*** Opening of Exercise inputs ***

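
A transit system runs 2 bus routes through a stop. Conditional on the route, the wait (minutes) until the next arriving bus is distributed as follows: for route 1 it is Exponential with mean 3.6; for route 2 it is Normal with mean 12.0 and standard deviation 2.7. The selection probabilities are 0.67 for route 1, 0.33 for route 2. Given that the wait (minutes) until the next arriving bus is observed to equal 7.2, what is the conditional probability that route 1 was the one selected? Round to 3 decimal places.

Likelihoods f(7.2 | ·): 1: 0.0375931; 2: 0.0304266.
Posterior ∝ prior × likelihood. Numerator for 1: 0.67·0.0375931 = 0.0251874.
Normalizing constant: 0.67·0.0375931 + 0.33·0.0304266 = 0.0352282.
P(1 | observation) = 0.0251874 / 0.0352282 = 0.714979.

0.715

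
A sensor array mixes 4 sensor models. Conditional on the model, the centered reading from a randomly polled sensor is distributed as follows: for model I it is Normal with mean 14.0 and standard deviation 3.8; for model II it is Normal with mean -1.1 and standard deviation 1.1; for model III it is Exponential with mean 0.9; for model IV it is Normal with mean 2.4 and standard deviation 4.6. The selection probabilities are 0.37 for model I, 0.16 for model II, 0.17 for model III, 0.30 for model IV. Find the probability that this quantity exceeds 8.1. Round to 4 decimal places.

Conditional on each model, P(X > 8.1): I: 0.939744; II: 0; III: 0.00012341; IV: 0.107649.
By total probability, P(X > 8.1) = 0.37·0.939744 + 0.16·0 + 0.17·0.00012341 + 0.3·0.107649 = 0.380021.

0.3800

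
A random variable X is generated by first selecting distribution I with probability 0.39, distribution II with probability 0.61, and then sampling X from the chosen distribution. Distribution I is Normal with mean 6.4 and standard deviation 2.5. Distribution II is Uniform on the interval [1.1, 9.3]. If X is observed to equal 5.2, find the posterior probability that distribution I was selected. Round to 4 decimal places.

Likelihoods f(5.2 | ·): I: 0.142213; II: 0.121951.
Posterior ∝ prior × likelihood. Numerator for I: 0.39·0.142213 = 0.0554631.
Normalizing constant: 0.39·0.142213 + 0.61·0.121951 = 0.129853.
P(I | observation) = 0.0554631 / 0.129853 = 0.427121.

0.4271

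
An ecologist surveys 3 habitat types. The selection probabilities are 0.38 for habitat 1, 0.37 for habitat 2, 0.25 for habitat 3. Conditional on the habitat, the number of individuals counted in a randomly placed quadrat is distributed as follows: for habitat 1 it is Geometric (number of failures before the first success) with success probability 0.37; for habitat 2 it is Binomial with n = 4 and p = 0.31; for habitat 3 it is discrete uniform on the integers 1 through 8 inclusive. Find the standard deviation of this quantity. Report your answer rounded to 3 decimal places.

Per component, 1: μ=1.7027, E[X²]=7.5011; 2: μ=1.24, E[X²]=2.3932; 3: μ=4.5, E[X²]=25.5.
E[X] = 0.38·1.7027 + 0.37·1.24 + 0.25·4.5 = 2.23083.
E[X²] = 0.38·7.5011 + 0.37·2.3932 + 0.25·25.5 = 10.1109.
Var(X) = E[X²] − (E[X])² = 10.1109 − 4.97659 = 5.13431.
SD(X) = √5.13431 = 2.2659.

2.266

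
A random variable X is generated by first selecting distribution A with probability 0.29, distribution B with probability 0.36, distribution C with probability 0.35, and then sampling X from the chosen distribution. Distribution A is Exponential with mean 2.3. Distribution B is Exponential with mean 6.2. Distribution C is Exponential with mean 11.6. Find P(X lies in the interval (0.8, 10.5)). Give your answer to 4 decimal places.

0.6371

Conditional on each component, P(0.8 < X < 10.5): A: 0.695814; B: 0.69508; C: 0.528887.
By total probability, P(0.8 < X < 10.5) = 0.29·0.695814 + 0.36·0.69508 + 0.35·0.528887 = 0.637125.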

*** Close of Exercise inputs ***

All the records are to be transcribed exactly, with no line missing.

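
A transit system runs 2 bus routes through a stop. Conditional on the route, the wait (minutes) until the next arriving bus is distributed as follows: for route 1 it is Exponential with mean 3.6; for route 2 it is Normal with mean 12.0 and standard deviation 2.7. The selection probabilities are 0.67 for route 1, 0.33 for route 2. Given that the wait (minutes) until the next arriving bus is observed to equal 7.2, what is the conditional probability that route 1 was the one selected? Round to 3 decimal places.

Likelihoods f(7.2 | ·): 1: 0.0375931; 2: 0.0304266.
Posterior ∝ prior × likelihood. Numerator for 1: 0.67·0.0375931 = 0.0251874.
Normalizing constant: 0.67·0.0375931 + 0.33·0.0304266 = 0.0352282.
P(1 | observation) = 0.0251874 / 0.0352282 = 0.714979.

0.715

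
A sensor array mixes 4 sensor models. Conditional on the model, the centered reading from a randomly polled sensor is distributed as follows: for model I it is Normal with mean 14.0 and standard deviation 3.8; for model II it is Normal with mean -1.1 and standard deviation 1.1; for model III it is Exponential with mean 0.9; for model IV it is Normal with mean 2.4 and standard deviation 4.6. The selection probabilities are 0.37 for model I, 0.16 for model II, 0.17 for model III, 0.30 for model IV. Find the probability that this quantity exceeds 8.1. Round to 4 decimal places.

Conditional on each model, P(X > 8.1): I: 0.939744; II: 0; III: 0.00012341; IV: 0.107649.
By total probability, P(X > 8.1) = 0.37·0.939744 + 0.16·0 + 0.17·0.00012341 + 0.3·0.107649 = 0.380021.

0.3800

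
A random variable X is generated by first selecting distribution I with probability 0.39, distribution II with probability 0.61, and then sampling X from the chosen distribution. Distribution I is Normal with mean 6.4 and standard deviation 2.5. Distribution II is Uniform on the interval [1.1, 9.3]. If X is observed to equal 5.2, find the posterior probability that distribution I was selected. Round to 4 decimal places.

Likelihoods f(5.2 | ·): I: 0.142213; II: 0.121951.
Posterior ∝ prior × likelihood. Numerator for I: 0.39·0.142213 = 0.0554631.
Normalizing constant: 0.39·0.142213 + 0.61·0.121951 = 0.129853.
P(I | observation) = 0.0554631 / 0.129853 = 0.427121.

0.4271

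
An ecologist surveys 3 habitat types. The selection probabilities are 0.38 for habitat 1, 0.37 for habitat 2, 0.25 for habitat 3. Conditional on the habitat, the number of individuals counted in a randomly placed quadrat is distributed as follows: for habitat 1 it is Geometric (number of failures before the first success) with success probability 0.37; for habitat 2 it is Binomial with n = 4 and p = 0.31; for habitat 3 it is discrete uniform on the integers 1 through 8 inclusive. Find the standard deviation of this quantity. Report your answer rounded to 3 decimal places.

Per component, 1: μ=1.7027, E[X²]=7.5011; 2: μ=1.24, E[X²]=2.3932; 3: μ=4.5, E[X²]=25.5.
E[X] = 0.38·1.7027 + 0.37·1.24 + 0.25·4.5 = 2.23083.
E[X²] = 0.38·7.5011 + 0.37·2.3932 + 0.25·25.5 = 10.1109.
Var(X) = E[X²] − (E[X])² = 10.1109 − 4.97659 = 5.13431.
SD(X) = √5.13431 = 2.2659.

2.266

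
A random variable X is generated by first selecting distribution A with probability 0.29, distribution B with probability 0.36, distribution C with probability 0.35, and then sampling X from the chosen distribution. Distribution A is Exponential with mean 2.3. Distribution B is Exponential with mean 6.2. Distribution C is Exponential with mean 11.6. Find P(X lies in the interval (0.8, 10.5)). Give your answer to 4 decimal places.

0.6371

Conditional on each component, P(0.8 < X < 10.5): A: 0.695814; B: 0.69508; C: 0.528887.
By total probability, P(0.8 < X < 10.5) = 0.29·0.695814 + 0.36·0.69508 + 0.35·0.528887 = 0.637125.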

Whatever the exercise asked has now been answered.